## Assigned task
The response should be a precise copy of every entry.

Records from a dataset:
* * * *

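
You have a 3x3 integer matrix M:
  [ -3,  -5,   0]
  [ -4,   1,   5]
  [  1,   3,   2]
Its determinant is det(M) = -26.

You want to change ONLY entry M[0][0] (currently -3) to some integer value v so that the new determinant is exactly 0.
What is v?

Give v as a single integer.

det is linear in entry M[0][0]: det = old_det + (v - -3) * C_00
Cofactor C_00 = -13
Want det = 0: -26 + (v - -3) * -13 = 0
  (v - -3) = 26 / -13 = -2
  v = -3 + (-2) = -5

Answer: -5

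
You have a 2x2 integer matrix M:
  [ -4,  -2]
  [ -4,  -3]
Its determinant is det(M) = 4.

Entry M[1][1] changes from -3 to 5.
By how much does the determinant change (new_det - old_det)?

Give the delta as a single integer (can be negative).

Answer: -32

Derivation:
Cofactor C_11 = -4
Entry delta = 5 - -3 = 8
Det delta = entry_delta * cofactor = 8 * -4 = -32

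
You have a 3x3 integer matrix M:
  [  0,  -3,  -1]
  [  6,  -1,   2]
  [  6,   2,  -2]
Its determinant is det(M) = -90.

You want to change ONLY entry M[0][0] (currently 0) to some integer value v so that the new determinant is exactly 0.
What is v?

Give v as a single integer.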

* * * *

## Answer to the exercise
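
You have a 3x3 integer matrix M:
  [ -3,  -5,   0]
  [ -4,   1,   5]
  [  1,   3,   2]
Its determinant is det(M) = -26.

You want to change ONLY entry M[0][0] (currently -3) to some integer value v so that the new determinant is exactly 0.
What is v?

Give v as a single integer.

det is linear in entry M[0][0]: det = old_det + (v - -3) * C_00
Cofactor C_00 = -13
Want det = 0: -26 + (v - -3) * -13 = 0
  (v - -3) = 26 / -13 = -2
  v = -3 + (-2) = -5

Answer: -5

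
You have a 2x2 integer matrix M:
  [ -4,  -2]
  [ -4,  -3]
Its determinant is det(M) = 4.

Entry M[1][1] changes from -3 to 5.
By how much does the determinant change (new_det - old_det)?

Give the delta as a single integer (can be negative).

Answer: -32

Derivation:
Cofactor C_11 = -4
Entry delta = 5 - -3 = 8
Det delta = entry_delta * cofactor = 8 * -4 = -32

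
You have a 3x3 integer matrix M:
  [  0,  -3,  -1]
  [  6,  -1,   2]
  [  6,   2,  -2]
Its determinant is det(M) = -90.

You want to change ONLY entry M[0][0] (currently 0) to some integer value v so that the new determinant is exactly 0.
What is v?

Give v as a single integer.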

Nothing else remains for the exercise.